_What the task asks_.
Could you reproduce every record below exactly as it stands?

_Records for processing_.
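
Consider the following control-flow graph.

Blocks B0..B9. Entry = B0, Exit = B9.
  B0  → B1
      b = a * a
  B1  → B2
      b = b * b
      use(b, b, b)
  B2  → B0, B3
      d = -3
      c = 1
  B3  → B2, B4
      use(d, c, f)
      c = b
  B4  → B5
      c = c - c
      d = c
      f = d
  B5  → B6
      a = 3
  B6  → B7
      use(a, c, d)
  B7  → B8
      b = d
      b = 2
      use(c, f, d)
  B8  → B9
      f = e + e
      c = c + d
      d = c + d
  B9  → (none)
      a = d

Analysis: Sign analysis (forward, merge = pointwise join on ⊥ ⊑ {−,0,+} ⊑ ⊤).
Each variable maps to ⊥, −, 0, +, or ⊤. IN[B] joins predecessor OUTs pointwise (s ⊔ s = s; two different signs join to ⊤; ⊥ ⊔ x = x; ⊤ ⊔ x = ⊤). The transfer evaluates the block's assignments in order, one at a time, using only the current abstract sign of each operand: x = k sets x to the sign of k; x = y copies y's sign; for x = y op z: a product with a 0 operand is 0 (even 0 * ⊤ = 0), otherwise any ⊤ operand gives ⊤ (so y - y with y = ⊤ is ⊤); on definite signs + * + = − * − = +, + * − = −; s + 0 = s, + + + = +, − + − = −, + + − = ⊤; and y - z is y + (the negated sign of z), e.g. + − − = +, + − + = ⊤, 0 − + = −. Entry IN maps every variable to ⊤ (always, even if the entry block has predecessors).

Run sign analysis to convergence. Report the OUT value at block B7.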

_Solution below_.
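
Consider the following control-flow graph.

Blocks B0..B9. Entry = B0, Exit = B9.
  B0  → B1
      b = a * a
  B1  → B2
      b = b * b
      use(b, b, b)
  B2  → B0, B3
      d = -3
      c = 1
  B3  → B2, B4
      use(d, c, f)
      c = b
  B4  → B5
      c = c - c
      d = c
      f = d
  B5  → B6
      a = 3
  B6  → B7
      use(a, c, d)
  B7  → B8
      b = d
      b = 2
      use(c, f, d)
  B8  → B9
      f = e + e
      c = c + d
      d = c + d
  B9  → (none)
      a = d

Analysis: Sign analysis (forward, merge = pointwise join on ⊥ ⊑ {−,0,+} ⊑ ⊤).
Each variable maps to ⊥, −, 0, +, or ⊤. IN[B] joins predecessor OUTs pointwise (s ⊔ s = s; two different signs join to ⊤; ⊥ ⊔ x = x; ⊤ ⊔ x = ⊤). The transfer evaluates the block's assignments in order, one at a time, using only the current abstract sign of each operand: x = k sets x to the sign of k; x = y copies y's sign; for x = y op z: a product with a 0 operand is 0 (even 0 * ⊤ = 0), otherwise any ⊤ operand gives ⊤ (so y - y with y = ⊤ is ⊤); on definite signs + * + = − * − = +, + * − = −; s + 0 = s, + + + = +, − + − = −, + + − = ⊤; and y - z is y + (the negated sign of z), e.g. + − − = +, + − + = ⊤, 0 − + = −. Entry IN maps every variable to ⊤ (always, even if the entry block has predecessors).

Run sign analysis to convergence. Report the OUT value at block B7.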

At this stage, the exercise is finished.